ACTIVITY – Give the count of lines in the data that include "columns", with no other words.

++++ DATA SHOWN

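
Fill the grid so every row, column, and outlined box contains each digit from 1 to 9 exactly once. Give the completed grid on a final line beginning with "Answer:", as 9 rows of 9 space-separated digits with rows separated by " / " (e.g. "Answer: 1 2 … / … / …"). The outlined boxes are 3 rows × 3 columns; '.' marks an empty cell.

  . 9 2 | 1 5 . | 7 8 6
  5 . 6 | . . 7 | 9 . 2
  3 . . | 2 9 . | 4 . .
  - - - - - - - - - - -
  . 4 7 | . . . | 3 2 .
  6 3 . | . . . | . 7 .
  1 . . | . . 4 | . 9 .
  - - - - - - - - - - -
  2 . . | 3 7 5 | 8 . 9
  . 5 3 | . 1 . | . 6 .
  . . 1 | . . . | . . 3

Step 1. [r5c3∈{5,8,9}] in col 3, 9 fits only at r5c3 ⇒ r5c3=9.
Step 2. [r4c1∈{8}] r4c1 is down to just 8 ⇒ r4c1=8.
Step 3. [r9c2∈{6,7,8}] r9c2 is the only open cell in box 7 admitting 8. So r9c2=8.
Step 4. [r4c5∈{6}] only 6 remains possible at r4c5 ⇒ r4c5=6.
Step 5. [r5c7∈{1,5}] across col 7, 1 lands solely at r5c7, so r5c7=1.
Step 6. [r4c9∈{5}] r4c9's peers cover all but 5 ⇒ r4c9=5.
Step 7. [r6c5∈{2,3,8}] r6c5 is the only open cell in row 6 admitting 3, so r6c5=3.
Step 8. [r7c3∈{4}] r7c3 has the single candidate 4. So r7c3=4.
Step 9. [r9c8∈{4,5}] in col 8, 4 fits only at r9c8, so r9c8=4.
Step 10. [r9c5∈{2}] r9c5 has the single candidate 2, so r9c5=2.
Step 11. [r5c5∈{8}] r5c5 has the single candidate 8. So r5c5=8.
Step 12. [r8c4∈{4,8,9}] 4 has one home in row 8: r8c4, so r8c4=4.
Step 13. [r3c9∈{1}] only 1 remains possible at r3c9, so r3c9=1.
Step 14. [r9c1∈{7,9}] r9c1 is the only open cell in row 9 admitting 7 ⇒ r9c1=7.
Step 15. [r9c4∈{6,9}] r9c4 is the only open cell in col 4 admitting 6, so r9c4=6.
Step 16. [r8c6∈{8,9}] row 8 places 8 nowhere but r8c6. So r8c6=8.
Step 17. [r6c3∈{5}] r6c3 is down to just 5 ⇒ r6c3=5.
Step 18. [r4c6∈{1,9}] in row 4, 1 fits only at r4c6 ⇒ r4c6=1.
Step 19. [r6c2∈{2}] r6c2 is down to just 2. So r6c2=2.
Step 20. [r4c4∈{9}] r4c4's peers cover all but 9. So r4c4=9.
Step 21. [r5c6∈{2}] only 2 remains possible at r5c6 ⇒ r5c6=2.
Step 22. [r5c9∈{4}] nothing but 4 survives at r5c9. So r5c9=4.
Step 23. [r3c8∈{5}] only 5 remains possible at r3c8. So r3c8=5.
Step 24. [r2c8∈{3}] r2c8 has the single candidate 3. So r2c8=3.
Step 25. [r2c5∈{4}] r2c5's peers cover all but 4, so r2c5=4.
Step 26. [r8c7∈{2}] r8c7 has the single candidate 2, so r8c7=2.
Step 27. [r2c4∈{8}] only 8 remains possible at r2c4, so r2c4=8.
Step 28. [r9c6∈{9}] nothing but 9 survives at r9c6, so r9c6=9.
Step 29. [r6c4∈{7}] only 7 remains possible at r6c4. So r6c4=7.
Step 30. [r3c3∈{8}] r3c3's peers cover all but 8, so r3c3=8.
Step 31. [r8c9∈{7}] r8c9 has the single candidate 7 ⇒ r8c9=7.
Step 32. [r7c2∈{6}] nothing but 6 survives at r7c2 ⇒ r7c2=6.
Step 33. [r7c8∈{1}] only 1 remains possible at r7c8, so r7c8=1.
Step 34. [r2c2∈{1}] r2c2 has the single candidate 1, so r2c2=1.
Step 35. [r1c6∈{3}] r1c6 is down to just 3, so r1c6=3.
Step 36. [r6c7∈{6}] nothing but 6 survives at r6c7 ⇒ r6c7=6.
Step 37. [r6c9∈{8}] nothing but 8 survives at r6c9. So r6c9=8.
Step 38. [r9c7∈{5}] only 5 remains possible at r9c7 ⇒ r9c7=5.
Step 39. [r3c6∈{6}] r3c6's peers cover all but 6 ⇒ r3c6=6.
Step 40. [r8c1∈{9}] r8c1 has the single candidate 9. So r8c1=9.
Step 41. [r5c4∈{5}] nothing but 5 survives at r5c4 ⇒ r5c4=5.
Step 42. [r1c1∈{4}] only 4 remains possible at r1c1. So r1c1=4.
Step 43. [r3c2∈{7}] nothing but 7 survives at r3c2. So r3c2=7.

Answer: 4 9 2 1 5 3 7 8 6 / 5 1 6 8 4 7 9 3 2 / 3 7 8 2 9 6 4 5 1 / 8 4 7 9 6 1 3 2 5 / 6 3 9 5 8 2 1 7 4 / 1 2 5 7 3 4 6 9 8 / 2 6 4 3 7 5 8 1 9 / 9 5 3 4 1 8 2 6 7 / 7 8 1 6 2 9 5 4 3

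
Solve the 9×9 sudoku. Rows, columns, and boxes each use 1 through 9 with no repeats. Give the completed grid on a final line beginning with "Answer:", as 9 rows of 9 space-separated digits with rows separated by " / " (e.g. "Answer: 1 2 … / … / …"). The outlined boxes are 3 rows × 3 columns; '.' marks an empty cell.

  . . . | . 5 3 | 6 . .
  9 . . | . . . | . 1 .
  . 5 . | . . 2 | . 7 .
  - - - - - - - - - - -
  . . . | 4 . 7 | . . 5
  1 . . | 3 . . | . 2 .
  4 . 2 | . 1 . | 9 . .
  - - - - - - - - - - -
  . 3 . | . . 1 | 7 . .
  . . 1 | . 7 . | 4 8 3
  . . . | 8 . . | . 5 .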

++++++++
++++ DATA SHOWN

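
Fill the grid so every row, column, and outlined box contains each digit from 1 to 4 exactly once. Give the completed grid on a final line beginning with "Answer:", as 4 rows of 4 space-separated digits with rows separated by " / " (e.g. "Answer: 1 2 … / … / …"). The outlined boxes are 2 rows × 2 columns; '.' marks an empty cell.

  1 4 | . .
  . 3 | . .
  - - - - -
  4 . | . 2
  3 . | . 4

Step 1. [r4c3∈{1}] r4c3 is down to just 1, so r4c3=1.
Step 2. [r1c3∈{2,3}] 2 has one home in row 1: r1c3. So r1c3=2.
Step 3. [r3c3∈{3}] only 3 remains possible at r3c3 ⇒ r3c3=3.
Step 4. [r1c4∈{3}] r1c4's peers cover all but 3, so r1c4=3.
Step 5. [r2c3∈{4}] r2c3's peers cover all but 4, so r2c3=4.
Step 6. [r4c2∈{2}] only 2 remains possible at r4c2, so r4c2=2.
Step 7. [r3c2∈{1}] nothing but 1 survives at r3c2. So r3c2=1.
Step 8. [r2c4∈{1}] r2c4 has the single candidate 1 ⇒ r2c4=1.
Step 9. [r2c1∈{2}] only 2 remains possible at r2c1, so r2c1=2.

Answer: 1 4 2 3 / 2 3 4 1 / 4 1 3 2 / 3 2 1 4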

++++++++

RESPONSE TO THIS EXERCISE – 3